Task directions
Read through the listing and copy every line that contains the word "sqrt".

((

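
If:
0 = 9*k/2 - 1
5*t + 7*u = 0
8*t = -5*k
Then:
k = 2/9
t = -5/36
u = 25/252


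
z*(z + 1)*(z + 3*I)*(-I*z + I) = -I*z^4 + 3*z^3 + I*z^2 - 3*z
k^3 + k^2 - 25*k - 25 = (k - 5)*(k + 1)*(k + 5)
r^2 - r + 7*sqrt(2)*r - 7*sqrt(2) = (r - 1)*(r + 7*sqrt(2))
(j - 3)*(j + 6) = j^2 + 3*j - 18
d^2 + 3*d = d*(d + 3)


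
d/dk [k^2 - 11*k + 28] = 2*k - 11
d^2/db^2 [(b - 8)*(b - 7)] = 2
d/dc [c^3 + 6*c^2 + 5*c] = 3*c^2 + 12*c + 5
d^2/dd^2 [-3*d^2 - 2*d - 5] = -6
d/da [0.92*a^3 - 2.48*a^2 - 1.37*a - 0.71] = 2.76*a^2 - 4.96*a - 1.37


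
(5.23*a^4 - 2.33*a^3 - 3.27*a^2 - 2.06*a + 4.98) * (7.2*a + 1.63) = 37.656*a^5 - 8.2511*a^4 - 27.3419*a^3 - 20.1621*a^2 + 32.4982*a + 8.1174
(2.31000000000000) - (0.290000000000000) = 2.02000000000000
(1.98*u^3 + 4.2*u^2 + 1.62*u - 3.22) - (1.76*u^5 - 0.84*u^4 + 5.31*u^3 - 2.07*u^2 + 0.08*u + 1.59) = -1.76*u^5 + 0.84*u^4 - 3.33*u^3 + 6.27*u^2 + 1.54*u - 4.81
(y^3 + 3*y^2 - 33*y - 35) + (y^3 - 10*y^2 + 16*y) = 2*y^3 - 7*y^2 - 17*y - 35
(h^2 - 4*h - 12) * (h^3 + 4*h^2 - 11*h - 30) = h^5 - 39*h^3 - 34*h^2 + 252*h + 360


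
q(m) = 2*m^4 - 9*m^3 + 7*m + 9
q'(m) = 8*m^3 - 27*m^2 + 7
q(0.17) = 10.15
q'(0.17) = 6.26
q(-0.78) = 8.55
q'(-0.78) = -13.22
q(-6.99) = 7808.48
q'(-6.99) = -4044.48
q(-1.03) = 13.88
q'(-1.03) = -30.39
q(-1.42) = 32.96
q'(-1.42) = -70.35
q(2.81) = -46.33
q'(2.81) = -28.69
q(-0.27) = 7.30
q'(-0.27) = 4.87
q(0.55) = 11.54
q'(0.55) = 0.16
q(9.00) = 6633.00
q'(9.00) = 3652.00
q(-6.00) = 4503.00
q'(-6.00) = -2693.00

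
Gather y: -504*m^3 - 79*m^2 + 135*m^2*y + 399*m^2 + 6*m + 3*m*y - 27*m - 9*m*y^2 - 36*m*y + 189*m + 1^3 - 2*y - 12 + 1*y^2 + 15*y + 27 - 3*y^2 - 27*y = -504*m^3 + 320*m^2 + 168*m + y^2*(-9*m - 2) + y*(135*m^2 - 33*m - 14) + 16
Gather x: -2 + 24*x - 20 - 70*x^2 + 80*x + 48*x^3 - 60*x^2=48*x^3 - 130*x^2 + 104*x - 22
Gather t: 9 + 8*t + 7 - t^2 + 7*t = -t^2 + 15*t + 16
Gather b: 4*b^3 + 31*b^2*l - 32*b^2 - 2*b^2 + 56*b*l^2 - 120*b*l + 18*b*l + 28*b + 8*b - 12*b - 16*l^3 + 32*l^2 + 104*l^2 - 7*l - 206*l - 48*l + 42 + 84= 4*b^3 + b^2*(31*l - 34) + b*(56*l^2 - 102*l + 24) - 16*l^3 + 136*l^2 - 261*l + 126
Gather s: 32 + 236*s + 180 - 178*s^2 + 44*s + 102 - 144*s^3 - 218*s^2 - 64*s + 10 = -144*s^3 - 396*s^2 + 216*s + 324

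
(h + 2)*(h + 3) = h^2 + 5*h + 6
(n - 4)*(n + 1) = n^2 - 3*n - 4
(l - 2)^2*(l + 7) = l^3 + 3*l^2 - 24*l + 28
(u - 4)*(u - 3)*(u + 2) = u^3 - 5*u^2 - 2*u + 24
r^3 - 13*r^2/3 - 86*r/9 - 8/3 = (r - 6)*(r + 1/3)*(r + 4/3)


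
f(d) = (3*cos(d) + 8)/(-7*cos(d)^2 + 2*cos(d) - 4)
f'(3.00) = 0.10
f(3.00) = -0.39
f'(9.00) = 0.34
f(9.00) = -0.45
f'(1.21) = -0.76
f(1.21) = -2.17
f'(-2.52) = -0.58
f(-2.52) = -0.54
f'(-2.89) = -0.19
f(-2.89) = -0.41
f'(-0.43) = 0.60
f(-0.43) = -1.35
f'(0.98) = -1.33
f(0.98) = -1.91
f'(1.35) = 0.16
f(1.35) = -2.22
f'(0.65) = -0.96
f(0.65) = -1.52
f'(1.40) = 0.55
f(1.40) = -2.20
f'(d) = (-14*sin(d)*cos(d) + 2*sin(d))*(3*cos(d) + 8)/(-7*cos(d)^2 + 2*cos(d) - 4)^2 - 3*sin(d)/(-7*cos(d)^2 + 2*cos(d) - 4) = 7*(-3*cos(d)^2 - 16*cos(d) + 4)*sin(d)/(7*sin(d)^2 + 2*cos(d) - 11)^2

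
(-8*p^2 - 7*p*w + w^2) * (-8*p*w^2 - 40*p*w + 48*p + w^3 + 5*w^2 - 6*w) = 64*p^3*w^2 + 320*p^3*w - 384*p^3 + 48*p^2*w^3 + 240*p^2*w^2 - 288*p^2*w - 15*p*w^4 - 75*p*w^3 + 90*p*w^2 + w^5 + 5*w^4 - 6*w^3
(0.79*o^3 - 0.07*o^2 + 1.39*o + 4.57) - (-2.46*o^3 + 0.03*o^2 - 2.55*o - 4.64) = 3.25*o^3 - 0.1*o^2 + 3.94*o + 9.21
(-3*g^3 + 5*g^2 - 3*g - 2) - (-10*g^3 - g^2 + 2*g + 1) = 7*g^3 + 6*g^2 - 5*g - 3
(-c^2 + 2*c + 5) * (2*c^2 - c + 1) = -2*c^4 + 5*c^3 + 7*c^2 - 3*c + 5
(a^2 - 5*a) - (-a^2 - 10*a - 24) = 2*a^2 + 5*a + 24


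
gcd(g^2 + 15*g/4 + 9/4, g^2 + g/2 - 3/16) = g + 3/4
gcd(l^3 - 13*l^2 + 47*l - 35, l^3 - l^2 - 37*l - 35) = l - 7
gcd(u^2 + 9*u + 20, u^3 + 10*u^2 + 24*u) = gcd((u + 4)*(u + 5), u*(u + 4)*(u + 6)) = u + 4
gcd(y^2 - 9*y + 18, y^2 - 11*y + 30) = y - 6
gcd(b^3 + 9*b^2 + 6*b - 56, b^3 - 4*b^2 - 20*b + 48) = b^2 + 2*b - 8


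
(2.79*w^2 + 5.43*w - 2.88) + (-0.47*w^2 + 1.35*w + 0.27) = 2.32*w^2 + 6.78*w - 2.61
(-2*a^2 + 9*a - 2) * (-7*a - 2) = 14*a^3 - 59*a^2 - 4*a + 4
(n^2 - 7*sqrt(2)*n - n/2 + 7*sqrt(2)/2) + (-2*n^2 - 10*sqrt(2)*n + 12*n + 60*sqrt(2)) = -n^2 - 17*sqrt(2)*n + 23*n/2 + 127*sqrt(2)/2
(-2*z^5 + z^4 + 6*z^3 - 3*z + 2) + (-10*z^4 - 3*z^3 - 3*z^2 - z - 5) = -2*z^5 - 9*z^4 + 3*z^3 - 3*z^2 - 4*z - 3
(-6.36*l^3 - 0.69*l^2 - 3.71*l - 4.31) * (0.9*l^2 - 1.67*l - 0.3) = -5.724*l^5 + 10.0002*l^4 - 0.2787*l^3 + 2.5237*l^2 + 8.3107*l + 1.293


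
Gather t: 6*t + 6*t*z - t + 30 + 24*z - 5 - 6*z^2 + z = t*(6*z + 5) - 6*z^2 + 25*z + 25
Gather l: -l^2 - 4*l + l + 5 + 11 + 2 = -l^2 - 3*l + 18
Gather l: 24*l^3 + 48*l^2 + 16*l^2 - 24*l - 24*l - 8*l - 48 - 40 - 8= 24*l^3 + 64*l^2 - 56*l - 96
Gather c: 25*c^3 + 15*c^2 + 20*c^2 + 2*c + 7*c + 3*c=25*c^3 + 35*c^2 + 12*c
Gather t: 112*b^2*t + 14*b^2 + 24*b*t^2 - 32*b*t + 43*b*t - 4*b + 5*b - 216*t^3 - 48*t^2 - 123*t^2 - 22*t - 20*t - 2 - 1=14*b^2 + b - 216*t^3 + t^2*(24*b - 171) + t*(112*b^2 + 11*b - 42) - 3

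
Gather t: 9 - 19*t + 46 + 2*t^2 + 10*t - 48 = 2*t^2 - 9*t + 7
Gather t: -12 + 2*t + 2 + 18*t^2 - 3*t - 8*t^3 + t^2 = -8*t^3 + 19*t^2 - t - 10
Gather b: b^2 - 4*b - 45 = b^2 - 4*b - 45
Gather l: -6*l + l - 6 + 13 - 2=5 - 5*l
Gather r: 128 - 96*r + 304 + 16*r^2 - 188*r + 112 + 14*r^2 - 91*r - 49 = 30*r^2 - 375*r + 495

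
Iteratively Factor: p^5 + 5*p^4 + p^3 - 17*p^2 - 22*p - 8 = (p + 1)*(p^4 + 4*p^3 - 3*p^2 - 14*p - 8) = (p + 1)^2*(p^3 + 3*p^2 - 6*p - 8) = (p - 2)*(p + 1)^2*(p^2 + 5*p + 4) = (p - 2)*(p + 1)^2*(p + 4)*(p + 1)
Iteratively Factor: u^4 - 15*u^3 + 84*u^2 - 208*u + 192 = (u - 3)*(u^3 - 12*u^2 + 48*u - 64) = (u - 4)*(u - 3)*(u^2 - 8*u + 16) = (u - 4)^2*(u - 3)*(u - 4)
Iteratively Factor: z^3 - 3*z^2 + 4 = (z + 1)*(z^2 - 4*z + 4) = (z - 2)*(z + 1)*(z - 2)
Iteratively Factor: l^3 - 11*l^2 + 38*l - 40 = (l - 5)*(l^2 - 6*l + 8) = (l - 5)*(l - 2)*(l - 4)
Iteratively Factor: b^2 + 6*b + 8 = (b + 4)*(b + 2)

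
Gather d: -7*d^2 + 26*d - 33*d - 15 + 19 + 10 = -7*d^2 - 7*d + 14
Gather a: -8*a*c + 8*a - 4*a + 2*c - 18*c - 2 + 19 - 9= a*(4 - 8*c) - 16*c + 8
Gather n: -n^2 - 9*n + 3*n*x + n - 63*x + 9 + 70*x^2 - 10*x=-n^2 + n*(3*x - 8) + 70*x^2 - 73*x + 9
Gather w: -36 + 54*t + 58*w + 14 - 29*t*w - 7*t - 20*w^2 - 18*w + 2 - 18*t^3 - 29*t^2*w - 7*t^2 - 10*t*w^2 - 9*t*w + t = -18*t^3 - 7*t^2 + 48*t + w^2*(-10*t - 20) + w*(-29*t^2 - 38*t + 40) - 20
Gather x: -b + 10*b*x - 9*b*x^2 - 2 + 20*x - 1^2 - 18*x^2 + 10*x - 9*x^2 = -b + x^2*(-9*b - 27) + x*(10*b + 30) - 3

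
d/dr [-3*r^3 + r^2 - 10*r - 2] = -9*r^2 + 2*r - 10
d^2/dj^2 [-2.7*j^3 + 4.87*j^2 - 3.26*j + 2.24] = 9.74 - 16.2*j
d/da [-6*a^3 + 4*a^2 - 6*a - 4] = -18*a^2 + 8*a - 6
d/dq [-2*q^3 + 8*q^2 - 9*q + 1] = -6*q^2 + 16*q - 9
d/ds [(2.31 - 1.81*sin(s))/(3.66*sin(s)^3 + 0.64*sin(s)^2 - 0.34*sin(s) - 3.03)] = (13.2492*sin(s)^3 - 24.2054*sin(s)^2 - 2.9568*sin(s) + 6.2697)*cos(s)/(13.3956*sin(s)^6 + 4.6848*sin(s)^5 - 2.0792*sin(s)^4 - 22.6148*sin(s)^3 - 3.7628*sin(s)^2 + 2.0604*sin(s) + 9.1809)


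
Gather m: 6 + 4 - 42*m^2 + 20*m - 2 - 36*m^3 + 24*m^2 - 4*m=-36*m^3 - 18*m^2 + 16*m + 8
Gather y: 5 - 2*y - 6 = -2*y - 1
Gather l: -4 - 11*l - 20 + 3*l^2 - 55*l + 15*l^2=18*l^2 - 66*l - 24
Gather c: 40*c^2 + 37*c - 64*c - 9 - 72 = 40*c^2 - 27*c - 81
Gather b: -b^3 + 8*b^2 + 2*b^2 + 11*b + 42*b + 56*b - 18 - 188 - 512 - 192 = -b^3 + 10*b^2 + 109*b - 910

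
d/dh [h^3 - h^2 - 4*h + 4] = 3*h^2 - 2*h - 4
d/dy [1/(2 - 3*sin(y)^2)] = 12*sin(2*y)/(3*cos(2*y) + 1)^2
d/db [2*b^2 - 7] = 4*b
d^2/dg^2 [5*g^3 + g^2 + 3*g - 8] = 30*g + 2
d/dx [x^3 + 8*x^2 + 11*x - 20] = 3*x^2 + 16*x + 11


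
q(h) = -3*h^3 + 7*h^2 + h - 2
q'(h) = -9*h^2 + 14*h + 1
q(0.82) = 1.87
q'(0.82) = 6.43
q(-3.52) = 212.06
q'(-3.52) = -159.79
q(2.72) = -7.86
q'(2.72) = -27.51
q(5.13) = -217.67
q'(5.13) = -164.03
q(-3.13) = 155.44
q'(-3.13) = -130.99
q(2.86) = -12.06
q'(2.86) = -32.58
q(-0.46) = -0.69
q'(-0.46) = -7.34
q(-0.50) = -0.38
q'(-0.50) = -8.25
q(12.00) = -4166.00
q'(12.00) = -1127.00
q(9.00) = -1613.00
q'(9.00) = -602.00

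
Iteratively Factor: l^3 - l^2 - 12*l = (l)*(l^2 - l - 12) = l*(l - 4)*(l + 3)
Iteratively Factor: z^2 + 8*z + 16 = (z + 4)*(z + 4)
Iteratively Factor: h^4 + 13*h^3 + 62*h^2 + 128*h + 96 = (h + 4)*(h^3 + 9*h^2 + 26*h + 24) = (h + 4)^2*(h^2 + 5*h + 6) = (h + 3)*(h + 4)^2*(h + 2)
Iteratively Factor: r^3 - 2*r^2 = (r)*(r^2 - 2*r) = r^2*(r - 2)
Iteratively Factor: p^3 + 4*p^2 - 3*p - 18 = (p + 3)*(p^2 + p - 6) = (p - 2)*(p + 3)*(p + 3)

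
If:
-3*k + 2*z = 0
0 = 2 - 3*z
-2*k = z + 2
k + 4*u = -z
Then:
No Solution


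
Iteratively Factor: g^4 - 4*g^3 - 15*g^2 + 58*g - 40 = (g - 2)*(g^3 - 2*g^2 - 19*g + 20) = (g - 5)*(g - 2)*(g^2 + 3*g - 4) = (g - 5)*(g - 2)*(g - 1)*(g + 4)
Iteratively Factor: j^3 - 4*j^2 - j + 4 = (j - 1)*(j^2 - 3*j - 4) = (j - 1)*(j + 1)*(j - 4)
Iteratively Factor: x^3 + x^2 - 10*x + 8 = (x + 4)*(x^2 - 3*x + 2) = (x - 1)*(x + 4)*(x - 2)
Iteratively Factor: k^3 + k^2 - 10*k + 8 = (k + 4)*(k^2 - 3*k + 2) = (k - 1)*(k + 4)*(k - 2)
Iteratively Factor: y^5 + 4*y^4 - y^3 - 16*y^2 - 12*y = (y + 3)*(y^4 + y^3 - 4*y^2 - 4*y) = (y + 1)*(y + 3)*(y^3 - 4*y) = (y - 2)*(y + 1)*(y + 3)*(y^2 + 2*y) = (y - 2)*(y + 1)*(y + 2)*(y + 3)*(y)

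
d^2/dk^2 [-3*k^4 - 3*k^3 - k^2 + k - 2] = -36*k^2 - 18*k - 2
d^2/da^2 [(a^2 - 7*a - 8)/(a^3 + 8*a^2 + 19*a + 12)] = 2*(a^3 - 24*a^2 - 204*a - 380)/(a^6 + 21*a^5 + 183*a^4 + 847*a^3 + 2196*a^2 + 3024*a + 1728)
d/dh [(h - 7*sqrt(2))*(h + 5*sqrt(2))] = 2*h - 2*sqrt(2)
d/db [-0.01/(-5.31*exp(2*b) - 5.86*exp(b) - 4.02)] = (-0.1062*exp(b) - 0.0586)*exp(b)/(5.31*exp(2*b) + 5.86*exp(b) + 4.02)^2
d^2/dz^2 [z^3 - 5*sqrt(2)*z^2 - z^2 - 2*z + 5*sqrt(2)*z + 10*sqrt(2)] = 6*z - 10*sqrt(2) - 2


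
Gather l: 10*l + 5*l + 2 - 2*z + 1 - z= 15*l - 3*z + 3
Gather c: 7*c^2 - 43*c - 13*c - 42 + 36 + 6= 7*c^2 - 56*c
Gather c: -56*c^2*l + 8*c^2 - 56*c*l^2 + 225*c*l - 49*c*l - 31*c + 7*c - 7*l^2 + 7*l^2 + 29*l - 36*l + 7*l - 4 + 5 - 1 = c^2*(8 - 56*l) + c*(-56*l^2 + 176*l - 24)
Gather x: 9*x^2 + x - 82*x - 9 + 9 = 9*x^2 - 81*x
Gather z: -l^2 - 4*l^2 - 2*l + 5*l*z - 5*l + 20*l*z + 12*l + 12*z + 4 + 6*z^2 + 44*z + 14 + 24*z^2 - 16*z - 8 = -5*l^2 + 5*l + 30*z^2 + z*(25*l + 40) + 10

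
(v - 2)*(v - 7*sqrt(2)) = v^2 - 7*sqrt(2)*v - 2*v + 14*sqrt(2)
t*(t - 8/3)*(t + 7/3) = t^3 - t^2/3 - 56*t/9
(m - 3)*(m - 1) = m^2 - 4*m + 3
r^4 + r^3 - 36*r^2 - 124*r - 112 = (r - 7)*(r + 2)^2*(r + 4)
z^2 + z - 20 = (z - 4)*(z + 5)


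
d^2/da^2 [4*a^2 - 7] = 8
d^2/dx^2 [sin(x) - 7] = -sin(x)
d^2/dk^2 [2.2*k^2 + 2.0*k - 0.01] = 4.40000000000000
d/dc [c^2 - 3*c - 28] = 2*c - 3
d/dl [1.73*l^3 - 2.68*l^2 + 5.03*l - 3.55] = 5.19*l^2 - 5.36*l + 5.03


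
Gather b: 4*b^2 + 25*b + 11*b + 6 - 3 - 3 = 4*b^2 + 36*b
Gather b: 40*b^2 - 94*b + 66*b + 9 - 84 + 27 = 40*b^2 - 28*b - 48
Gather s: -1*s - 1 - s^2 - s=-s^2 - 2*s - 1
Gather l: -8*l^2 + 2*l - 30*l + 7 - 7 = -8*l^2 - 28*l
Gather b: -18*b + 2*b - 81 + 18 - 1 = -16*b - 64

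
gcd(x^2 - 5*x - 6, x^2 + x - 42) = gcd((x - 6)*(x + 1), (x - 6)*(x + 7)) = x - 6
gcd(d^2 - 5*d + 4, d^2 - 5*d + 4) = d^2 - 5*d + 4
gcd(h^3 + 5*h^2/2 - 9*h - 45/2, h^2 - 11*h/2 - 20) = h + 5/2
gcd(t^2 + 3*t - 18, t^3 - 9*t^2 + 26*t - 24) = t - 3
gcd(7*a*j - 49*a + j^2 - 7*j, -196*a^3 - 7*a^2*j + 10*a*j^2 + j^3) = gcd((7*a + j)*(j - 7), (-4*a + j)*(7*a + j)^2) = 7*a + j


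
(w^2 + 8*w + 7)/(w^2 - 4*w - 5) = (w + 7)/(w - 5)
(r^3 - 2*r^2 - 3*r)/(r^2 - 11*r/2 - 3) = 2*r*(-r^2 + 2*r + 3)/(-2*r^2 + 11*r + 6)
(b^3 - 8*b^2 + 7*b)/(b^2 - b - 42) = b*(b - 1)/(b + 6)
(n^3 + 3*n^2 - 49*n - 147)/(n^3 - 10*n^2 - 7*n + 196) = (n^2 + 10*n + 21)/(n^2 - 3*n - 28)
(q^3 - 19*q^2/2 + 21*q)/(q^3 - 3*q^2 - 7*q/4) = 2*(q - 6)/(2*q + 1)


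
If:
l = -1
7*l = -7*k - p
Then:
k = 1 - p/7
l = -1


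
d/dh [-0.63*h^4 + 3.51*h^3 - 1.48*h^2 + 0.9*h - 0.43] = -2.52*h^3 + 10.53*h^2 - 2.96*h + 0.9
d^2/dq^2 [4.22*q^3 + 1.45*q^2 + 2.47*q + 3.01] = 25.32*q + 2.9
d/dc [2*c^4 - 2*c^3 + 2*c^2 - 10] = 2*c*(4*c^2 - 3*c + 2)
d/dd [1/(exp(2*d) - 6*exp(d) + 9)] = 2*(3 - exp(d))*exp(d)/(exp(2*d) - 6*exp(d) + 9)^2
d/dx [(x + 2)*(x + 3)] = 2*x + 5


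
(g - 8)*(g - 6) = g^2 - 14*g + 48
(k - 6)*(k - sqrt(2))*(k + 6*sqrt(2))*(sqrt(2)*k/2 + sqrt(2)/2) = sqrt(2)*k^4/2 - 5*sqrt(2)*k^3/2 + 5*k^3 - 25*k^2 - 9*sqrt(2)*k^2 - 30*k + 30*sqrt(2)*k + 36*sqrt(2)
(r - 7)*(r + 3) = r^2 - 4*r - 21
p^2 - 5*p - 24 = (p - 8)*(p + 3)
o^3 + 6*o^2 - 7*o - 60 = (o - 3)*(o + 4)*(o + 5)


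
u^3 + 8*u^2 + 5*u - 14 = (u - 1)*(u + 2)*(u + 7)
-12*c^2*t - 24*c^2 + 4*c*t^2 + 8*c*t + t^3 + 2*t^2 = (-2*c + t)*(6*c + t)*(t + 2)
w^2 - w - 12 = (w - 4)*(w + 3)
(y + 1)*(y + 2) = y^2 + 3*y + 2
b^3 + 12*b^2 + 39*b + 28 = (b + 1)*(b + 4)*(b + 7)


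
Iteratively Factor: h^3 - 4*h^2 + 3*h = (h)*(h^2 - 4*h + 3) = h*(h - 1)*(h - 3)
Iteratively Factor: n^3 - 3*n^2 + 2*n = (n - 1)*(n^2 - 2*n) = (n - 2)*(n - 1)*(n)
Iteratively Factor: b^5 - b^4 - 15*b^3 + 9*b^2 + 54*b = (b)*(b^4 - b^3 - 15*b^2 + 9*b + 54) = b*(b - 3)*(b^3 + 2*b^2 - 9*b - 18) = b*(b - 3)*(b + 2)*(b^2 - 9) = b*(b - 3)^2*(b + 2)*(b + 3)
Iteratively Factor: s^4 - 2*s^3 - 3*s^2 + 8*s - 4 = (s - 1)*(s^3 - s^2 - 4*s + 4) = (s - 2)*(s - 1)*(s^2 + s - 2) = (s - 2)*(s - 1)^2*(s + 2)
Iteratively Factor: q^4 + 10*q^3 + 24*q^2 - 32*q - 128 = (q - 2)*(q^3 + 12*q^2 + 48*q + 64) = (q - 2)*(q + 4)*(q^2 + 8*q + 16) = (q - 2)*(q + 4)^2*(q + 4)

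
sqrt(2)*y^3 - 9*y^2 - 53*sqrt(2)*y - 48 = (y - 8*sqrt(2))*(y + 3*sqrt(2))*(sqrt(2)*y + 1)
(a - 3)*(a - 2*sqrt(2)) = a^2 - 3*a - 2*sqrt(2)*a + 6*sqrt(2)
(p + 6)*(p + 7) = p^2 + 13*p + 42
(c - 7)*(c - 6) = c^2 - 13*c + 42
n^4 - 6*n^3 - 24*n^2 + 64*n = n*(n - 8)*(n - 2)*(n + 4)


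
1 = 1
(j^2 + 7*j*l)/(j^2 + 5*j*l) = (j + 7*l)/(j + 5*l)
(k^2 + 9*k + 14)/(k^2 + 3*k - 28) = (k + 2)/(k - 4)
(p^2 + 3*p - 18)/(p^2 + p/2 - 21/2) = 2*(p + 6)/(2*p + 7)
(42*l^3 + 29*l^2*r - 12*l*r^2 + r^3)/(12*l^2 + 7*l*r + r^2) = (42*l^3 + 29*l^2*r - 12*l*r^2 + r^3)/(12*l^2 + 7*l*r + r^2)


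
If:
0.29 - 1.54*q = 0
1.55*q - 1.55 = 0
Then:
No Solution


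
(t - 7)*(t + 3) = t^2 - 4*t - 21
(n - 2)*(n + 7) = n^2 + 5*n - 14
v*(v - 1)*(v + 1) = v^3 - v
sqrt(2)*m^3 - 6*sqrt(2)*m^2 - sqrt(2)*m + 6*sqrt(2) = (m - 6)*(m - 1)*(sqrt(2)*m + sqrt(2))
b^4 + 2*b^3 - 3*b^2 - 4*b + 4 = (b - 1)^2*(b + 2)^2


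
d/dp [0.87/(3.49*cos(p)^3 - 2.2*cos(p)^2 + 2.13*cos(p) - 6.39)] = (9.1089*cos(p)^2 - 3.828*cos(p) + 1.8531)*sin(p)/(3.49*cos(p)^3 - 2.2*cos(p)^2 + 2.13*cos(p) - 6.39)^2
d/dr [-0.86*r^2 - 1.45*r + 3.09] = -1.72*r - 1.45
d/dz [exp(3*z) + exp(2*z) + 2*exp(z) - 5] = (3*exp(2*z) + 2*exp(z) + 2)*exp(z)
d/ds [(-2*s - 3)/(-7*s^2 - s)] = (-14*s^2 - 42*s - 3)/(s^2*(49*s^2 + 14*s + 1))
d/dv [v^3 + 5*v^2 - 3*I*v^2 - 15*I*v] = 3*v^2 + v*(10 - 6*I) - 15*I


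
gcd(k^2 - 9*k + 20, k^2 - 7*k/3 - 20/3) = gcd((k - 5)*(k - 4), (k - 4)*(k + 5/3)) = k - 4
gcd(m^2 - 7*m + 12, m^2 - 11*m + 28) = m - 4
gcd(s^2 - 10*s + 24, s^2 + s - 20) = s - 4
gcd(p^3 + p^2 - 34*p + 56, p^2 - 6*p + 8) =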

))

Answer area
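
r^2 - r + 7*sqrt(2)*r - 7*sqrt(2) = (r - 1)*(r + 7*sqrt(2))
(n^2 - 7*sqrt(2)*n - n/2 + 7*sqrt(2)/2) + (-2*n^2 - 10*sqrt(2)*n + 12*n + 60*sqrt(2)) = -n^2 - 17*sqrt(2)*n + 23*n/2 + 127*sqrt(2)/2
d/dh [(h - 7*sqrt(2))*(h + 5*sqrt(2))] = 2*h - 2*sqrt(2)
d^2/dz^2 [z^3 - 5*sqrt(2)*z^2 - z^2 - 2*z + 5*sqrt(2)*z + 10*sqrt(2)] = 6*z - 10*sqrt(2) - 2
(v - 2)*(v - 7*sqrt(2)) = v^2 - 7*sqrt(2)*v - 2*v + 14*sqrt(2)
(k - 6)*(k - sqrt(2))*(k + 6*sqrt(2))*(sqrt(2)*k/2 + sqrt(2)/2) = sqrt(2)*k^4/2 - 5*sqrt(2)*k^3/2 + 5*k^3 - 25*k^2 - 9*sqrt(2)*k^2 - 30*k + 30*sqrt(2)*k + 36*sqrt(2)
sqrt(2)*y^3 - 9*y^2 - 53*sqrt(2)*y - 48 = (y - 8*sqrt(2))*(y + 3*sqrt(2))*(sqrt(2)*y + 1)
(a - 3)*(a - 2*sqrt(2)) = a^2 - 3*a - 2*sqrt(2)*a + 6*sqrt(2)
sqrt(2)*m^3 - 6*sqrt(2)*m^2 - sqrt(2)*m + 6*sqrt(2) = (m - 6)*(m - 1)*(sqrt(2)*m + sqrt(2))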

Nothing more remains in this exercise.